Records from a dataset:
---
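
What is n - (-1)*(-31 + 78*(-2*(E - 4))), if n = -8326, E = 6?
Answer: -8669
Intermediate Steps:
n - (-1)*(-31 + 78*(-2*(E - 4))) = -8326 - (-1)*(-31 + 78*(-2*(6 - 4))) = -8326 - (-1)*(-31 + 78*(-2*2)) = -8326 - (-1)*(-31 + 78*(-4)) = -8326 - (-1)*(-31 - 312) = -8326 - (-1)*(-343) = -8326 - 1*343 = -8326 - 343 = -8669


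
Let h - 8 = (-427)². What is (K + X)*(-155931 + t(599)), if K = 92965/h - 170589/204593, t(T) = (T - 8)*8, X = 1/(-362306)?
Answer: 220675536207000255329/4505259873945782 ≈ 48982.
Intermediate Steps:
X = -1/362306 ≈ -2.7601e-6
t(T) = -64 + 8*T (t(T) = (-8 + T)*8 = -64 + 8*T)
h = 182337 (h = 8 + (-427)² = 8 + 182329 = 182337)
K = -12084698248/37304873841 (K = 92965/182337 - 170589/204593 = -12084698248/37304873841 ≈ -0.32394)
(K + X)*(-155931 + t(599)) = (-12084698248/37304873841 - 1/362306)*(-155931 + (-64 + 8*599)) = -4378395988313729*(-155931 + (-64 + 4792))/13515779621837346 = -4378395988313729*(-155931 + 4728)/13515779621837346 = -4378395988313729/13515779621837346*(-151203) = 220675536207000255329/4505259873945782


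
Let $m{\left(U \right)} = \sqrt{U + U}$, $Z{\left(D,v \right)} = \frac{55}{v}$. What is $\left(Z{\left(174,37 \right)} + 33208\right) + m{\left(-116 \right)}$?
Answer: $\frac{1228751}{37} + 2 i \sqrt{58} \approx 33210.0 + 15.232 i$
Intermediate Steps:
$m{\left(U \right)} = \sqrt{2} \sqrt{U}$ ($m{\left(U \right)} = \sqrt{2 U} = \sqrt{2} \sqrt{U}$)
$\left(Z{\left(174,37 \right)} + 33208\right) + m{\left(-116 \right)} = \left(\frac{55}{37} + 33208\right) + \sqrt{2} \sqrt{-116} = \left(55 \cdot \frac{1}{37} + 33208\right) + \sqrt{2} \cdot 2 i \sqrt{29} = \left(\frac{55}{37} + 33208\right) + 2 i \sqrt{58} = \frac{1228751}{37} + 2 i \sqrt{58}$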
---
Gather all lines from the records above in which "What" appears.

§ Written answer
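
What is n - (-1)*(-31 + 78*(-2*(E - 4))), if n = -8326, E = 6?
Let h - 8 = (-427)². What is (K + X)*(-155931 + t(599)), if K = 92965/h - 170589/204593, t(T) = (T - 8)*8, X = 1/(-362306)?
Let $m{\left(U \right)} = \sqrt{U + U}$, $Z{\left(D,v \right)} = \frac{55}{v}$. What is $\left(Z{\left(174,37 \right)} + 33208\right) + m{\left(-116 \right)}$?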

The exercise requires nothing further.